(Beginning of Material for the task)

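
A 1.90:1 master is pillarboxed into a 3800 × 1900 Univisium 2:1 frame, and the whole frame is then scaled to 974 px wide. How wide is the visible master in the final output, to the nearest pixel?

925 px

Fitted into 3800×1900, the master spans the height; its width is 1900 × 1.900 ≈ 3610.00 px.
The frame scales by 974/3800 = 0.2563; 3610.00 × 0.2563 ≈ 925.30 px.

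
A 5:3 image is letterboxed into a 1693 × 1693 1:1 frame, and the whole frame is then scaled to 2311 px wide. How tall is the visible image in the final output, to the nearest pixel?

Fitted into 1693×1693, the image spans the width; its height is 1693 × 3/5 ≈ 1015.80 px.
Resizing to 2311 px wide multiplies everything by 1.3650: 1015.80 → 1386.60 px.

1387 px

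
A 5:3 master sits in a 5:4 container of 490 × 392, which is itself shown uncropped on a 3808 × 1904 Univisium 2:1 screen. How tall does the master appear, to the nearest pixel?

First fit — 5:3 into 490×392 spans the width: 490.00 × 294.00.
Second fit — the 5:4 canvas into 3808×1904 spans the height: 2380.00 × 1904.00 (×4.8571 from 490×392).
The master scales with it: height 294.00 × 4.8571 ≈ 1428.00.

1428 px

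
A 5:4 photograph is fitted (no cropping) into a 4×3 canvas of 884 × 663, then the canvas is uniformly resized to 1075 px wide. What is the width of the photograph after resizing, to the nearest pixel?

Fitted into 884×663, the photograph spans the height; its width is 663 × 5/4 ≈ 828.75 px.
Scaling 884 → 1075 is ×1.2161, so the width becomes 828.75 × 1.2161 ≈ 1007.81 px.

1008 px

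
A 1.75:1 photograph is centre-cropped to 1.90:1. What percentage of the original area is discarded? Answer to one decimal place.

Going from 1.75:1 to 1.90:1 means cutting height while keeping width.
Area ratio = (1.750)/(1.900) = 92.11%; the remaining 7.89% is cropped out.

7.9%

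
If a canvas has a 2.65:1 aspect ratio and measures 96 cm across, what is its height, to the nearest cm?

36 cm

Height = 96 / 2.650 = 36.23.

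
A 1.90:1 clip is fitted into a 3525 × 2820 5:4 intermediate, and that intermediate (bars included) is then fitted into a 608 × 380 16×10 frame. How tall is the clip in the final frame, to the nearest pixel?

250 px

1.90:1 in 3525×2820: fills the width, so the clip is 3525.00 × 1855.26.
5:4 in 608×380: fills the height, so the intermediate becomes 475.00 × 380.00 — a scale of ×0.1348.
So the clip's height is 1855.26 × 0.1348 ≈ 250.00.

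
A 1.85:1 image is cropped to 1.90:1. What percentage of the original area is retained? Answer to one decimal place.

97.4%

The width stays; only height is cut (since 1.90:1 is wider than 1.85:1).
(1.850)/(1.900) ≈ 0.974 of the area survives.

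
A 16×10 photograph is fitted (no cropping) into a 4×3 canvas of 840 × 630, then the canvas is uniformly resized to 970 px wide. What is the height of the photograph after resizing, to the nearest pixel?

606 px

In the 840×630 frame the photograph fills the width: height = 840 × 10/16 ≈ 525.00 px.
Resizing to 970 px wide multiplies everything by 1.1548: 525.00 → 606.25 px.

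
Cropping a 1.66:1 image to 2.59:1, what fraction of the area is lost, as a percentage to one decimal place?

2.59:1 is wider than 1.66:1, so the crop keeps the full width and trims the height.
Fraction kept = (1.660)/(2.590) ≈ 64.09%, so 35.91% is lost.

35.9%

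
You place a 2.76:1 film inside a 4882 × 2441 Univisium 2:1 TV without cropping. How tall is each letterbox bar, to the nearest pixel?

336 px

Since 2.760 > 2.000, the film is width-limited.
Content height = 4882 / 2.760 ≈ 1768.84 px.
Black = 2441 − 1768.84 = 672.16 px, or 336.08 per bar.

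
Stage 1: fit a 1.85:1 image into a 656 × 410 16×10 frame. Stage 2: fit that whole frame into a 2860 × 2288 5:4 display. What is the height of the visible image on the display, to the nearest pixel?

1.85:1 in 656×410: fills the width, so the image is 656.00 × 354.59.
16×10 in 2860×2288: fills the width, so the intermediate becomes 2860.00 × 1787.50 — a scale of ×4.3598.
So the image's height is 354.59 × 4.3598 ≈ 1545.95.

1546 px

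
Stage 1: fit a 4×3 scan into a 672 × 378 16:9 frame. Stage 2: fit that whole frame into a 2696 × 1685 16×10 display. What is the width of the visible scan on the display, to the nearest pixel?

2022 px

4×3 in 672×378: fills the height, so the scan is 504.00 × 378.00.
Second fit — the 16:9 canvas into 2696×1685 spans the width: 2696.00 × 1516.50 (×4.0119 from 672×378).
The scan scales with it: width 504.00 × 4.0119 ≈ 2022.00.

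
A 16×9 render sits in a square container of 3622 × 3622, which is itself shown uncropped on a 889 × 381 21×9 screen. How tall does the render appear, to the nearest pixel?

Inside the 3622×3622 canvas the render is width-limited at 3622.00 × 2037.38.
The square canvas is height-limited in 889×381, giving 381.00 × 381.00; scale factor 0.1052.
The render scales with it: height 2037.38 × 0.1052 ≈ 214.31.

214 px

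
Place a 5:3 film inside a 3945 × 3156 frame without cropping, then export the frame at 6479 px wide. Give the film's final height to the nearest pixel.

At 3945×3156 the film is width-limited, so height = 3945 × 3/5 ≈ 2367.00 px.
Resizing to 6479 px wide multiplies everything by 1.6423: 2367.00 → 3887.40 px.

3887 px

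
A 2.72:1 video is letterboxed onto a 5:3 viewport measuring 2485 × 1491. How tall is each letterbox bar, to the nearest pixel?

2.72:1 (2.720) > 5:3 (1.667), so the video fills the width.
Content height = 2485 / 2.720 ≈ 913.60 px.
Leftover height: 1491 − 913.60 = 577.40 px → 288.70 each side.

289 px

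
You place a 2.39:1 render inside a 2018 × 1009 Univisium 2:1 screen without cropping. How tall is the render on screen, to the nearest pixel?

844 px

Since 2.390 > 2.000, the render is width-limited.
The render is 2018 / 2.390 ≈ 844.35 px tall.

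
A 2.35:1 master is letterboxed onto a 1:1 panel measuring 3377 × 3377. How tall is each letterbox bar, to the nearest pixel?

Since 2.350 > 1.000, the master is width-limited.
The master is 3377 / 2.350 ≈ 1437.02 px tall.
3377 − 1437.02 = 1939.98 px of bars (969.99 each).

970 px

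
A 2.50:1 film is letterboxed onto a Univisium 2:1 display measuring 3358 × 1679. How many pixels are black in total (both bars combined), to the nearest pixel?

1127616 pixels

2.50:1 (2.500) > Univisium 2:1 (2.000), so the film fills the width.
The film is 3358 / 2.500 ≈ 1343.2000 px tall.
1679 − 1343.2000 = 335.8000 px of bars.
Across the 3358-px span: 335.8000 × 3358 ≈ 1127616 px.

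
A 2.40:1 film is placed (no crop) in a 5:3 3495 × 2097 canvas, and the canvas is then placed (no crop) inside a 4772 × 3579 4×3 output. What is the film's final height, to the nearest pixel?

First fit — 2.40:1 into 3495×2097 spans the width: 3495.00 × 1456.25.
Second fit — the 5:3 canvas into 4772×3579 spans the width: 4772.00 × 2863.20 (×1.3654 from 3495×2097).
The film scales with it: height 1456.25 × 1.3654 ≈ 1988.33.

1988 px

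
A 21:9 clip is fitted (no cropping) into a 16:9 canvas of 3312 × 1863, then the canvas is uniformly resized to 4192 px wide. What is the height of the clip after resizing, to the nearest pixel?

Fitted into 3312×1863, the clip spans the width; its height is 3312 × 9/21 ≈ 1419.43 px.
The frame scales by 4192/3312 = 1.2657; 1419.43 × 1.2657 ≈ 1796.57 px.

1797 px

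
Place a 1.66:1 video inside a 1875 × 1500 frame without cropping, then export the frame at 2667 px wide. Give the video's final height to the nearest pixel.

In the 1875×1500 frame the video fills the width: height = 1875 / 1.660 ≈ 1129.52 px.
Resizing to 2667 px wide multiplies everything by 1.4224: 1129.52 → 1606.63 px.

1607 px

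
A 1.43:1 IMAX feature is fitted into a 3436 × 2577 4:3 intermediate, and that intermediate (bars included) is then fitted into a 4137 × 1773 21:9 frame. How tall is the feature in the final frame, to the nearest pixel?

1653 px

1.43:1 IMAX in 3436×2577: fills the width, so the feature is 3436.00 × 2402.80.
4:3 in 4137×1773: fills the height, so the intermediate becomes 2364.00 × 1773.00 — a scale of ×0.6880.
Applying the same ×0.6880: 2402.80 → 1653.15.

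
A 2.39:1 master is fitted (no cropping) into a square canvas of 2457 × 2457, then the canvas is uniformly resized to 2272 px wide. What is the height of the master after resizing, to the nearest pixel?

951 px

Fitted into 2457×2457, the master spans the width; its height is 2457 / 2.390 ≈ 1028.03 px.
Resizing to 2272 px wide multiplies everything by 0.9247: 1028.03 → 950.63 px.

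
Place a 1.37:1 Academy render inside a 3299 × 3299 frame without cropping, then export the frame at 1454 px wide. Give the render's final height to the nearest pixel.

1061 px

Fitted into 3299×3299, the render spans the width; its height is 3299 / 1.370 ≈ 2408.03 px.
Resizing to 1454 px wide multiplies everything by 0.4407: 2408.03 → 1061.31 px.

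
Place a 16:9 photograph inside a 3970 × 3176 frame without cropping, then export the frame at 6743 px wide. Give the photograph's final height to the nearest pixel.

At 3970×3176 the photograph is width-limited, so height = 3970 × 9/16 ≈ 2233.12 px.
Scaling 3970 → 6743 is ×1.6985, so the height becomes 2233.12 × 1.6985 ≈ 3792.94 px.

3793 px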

(End of Material for the task)

[Work task] Return exactly what appears in the records from the line with "Place a 16:9" through the final line, and nothing else.

[Task solution]
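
Place a 16:9 photograph inside a 3970 × 3176 frame without cropping, then export the frame at 6743 px wide. Give the photograph's final height to the nearest pixel.

At 3970×3176 the photograph is width-limited, so height = 3970 × 9/16 ≈ 2233.12 px.
Scaling 3970 → 6743 is ×1.6985, so the height becomes 2233.12 × 1.6985 ≈ 3792.94 px.

3793 px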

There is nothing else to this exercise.